Dataset:
#####
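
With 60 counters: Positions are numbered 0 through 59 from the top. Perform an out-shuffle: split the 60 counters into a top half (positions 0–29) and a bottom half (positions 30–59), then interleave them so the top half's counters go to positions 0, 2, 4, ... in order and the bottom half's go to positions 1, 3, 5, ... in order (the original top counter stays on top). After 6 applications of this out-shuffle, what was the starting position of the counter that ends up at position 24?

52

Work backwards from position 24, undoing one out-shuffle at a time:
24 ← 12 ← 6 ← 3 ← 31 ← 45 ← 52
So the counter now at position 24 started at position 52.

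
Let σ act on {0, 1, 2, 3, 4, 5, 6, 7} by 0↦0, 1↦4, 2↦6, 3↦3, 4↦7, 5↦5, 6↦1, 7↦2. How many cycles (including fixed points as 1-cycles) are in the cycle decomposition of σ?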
#####
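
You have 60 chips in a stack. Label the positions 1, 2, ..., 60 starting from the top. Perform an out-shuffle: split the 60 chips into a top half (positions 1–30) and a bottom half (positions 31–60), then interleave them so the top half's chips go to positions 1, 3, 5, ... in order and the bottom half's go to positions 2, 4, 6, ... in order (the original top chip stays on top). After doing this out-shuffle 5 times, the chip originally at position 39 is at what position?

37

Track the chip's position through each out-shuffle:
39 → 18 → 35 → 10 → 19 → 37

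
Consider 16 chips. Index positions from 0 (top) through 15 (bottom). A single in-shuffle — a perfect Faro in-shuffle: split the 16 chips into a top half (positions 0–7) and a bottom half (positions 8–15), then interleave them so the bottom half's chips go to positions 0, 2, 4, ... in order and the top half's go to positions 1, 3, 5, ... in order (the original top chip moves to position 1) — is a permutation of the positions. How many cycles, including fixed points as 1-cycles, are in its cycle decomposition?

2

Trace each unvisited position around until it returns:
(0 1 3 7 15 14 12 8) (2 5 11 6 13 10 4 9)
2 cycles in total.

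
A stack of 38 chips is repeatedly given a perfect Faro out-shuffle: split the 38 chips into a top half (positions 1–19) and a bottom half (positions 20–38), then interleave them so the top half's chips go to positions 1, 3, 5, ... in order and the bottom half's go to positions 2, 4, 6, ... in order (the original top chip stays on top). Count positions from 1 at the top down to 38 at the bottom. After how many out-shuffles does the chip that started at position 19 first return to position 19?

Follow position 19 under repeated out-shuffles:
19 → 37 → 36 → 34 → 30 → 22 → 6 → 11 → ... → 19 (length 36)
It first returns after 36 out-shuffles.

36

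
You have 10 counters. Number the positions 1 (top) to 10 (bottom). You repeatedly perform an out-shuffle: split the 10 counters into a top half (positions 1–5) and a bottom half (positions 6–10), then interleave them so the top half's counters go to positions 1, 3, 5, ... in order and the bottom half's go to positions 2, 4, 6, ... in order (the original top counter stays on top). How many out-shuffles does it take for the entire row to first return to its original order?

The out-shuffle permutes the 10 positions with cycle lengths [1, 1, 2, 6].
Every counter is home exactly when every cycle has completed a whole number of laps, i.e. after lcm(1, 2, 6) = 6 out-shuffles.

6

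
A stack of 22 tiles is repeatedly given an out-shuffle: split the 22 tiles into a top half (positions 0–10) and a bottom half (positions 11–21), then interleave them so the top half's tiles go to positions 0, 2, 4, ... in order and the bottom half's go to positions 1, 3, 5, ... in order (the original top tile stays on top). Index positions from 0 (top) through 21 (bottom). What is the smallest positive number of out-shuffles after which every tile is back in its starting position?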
#####
What needs to be done: As listed above, the lines from the line with "With 60 counters: Positions" to the line with "Let σ act on" are to be echoed exactly, with both ends included and nothing added.

Solved problem:
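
With 60 counters: Positions are numbered 0 through 59 from the top. Perform an out-shuffle: split the 60 counters into a top half (positions 0–29) and a bottom half (positions 30–59), then interleave them so the top half's counters go to positions 0, 2, 4, ... in order and the bottom half's go to positions 1, 3, 5, ... in order (the original top counter stays on top). After 6 applications of this out-shuffle, what was the starting position of the counter that ends up at position 24?

52

Work backwards from position 24, undoing one out-shuffle at a time:
24 ← 12 ← 6 ← 3 ← 31 ← 45 ← 52
So the counter now at position 24 started at position 52.

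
Let σ act on {0, 1, 2, 3, 4, 5, 6, 7} by 0↦0, 1↦4, 2↦6, 3↦3, 4↦7, 5↦5, 6↦1, 7↦2. How many cycles (including fixed points as 1-cycles) are in the cycle decomposition of σ?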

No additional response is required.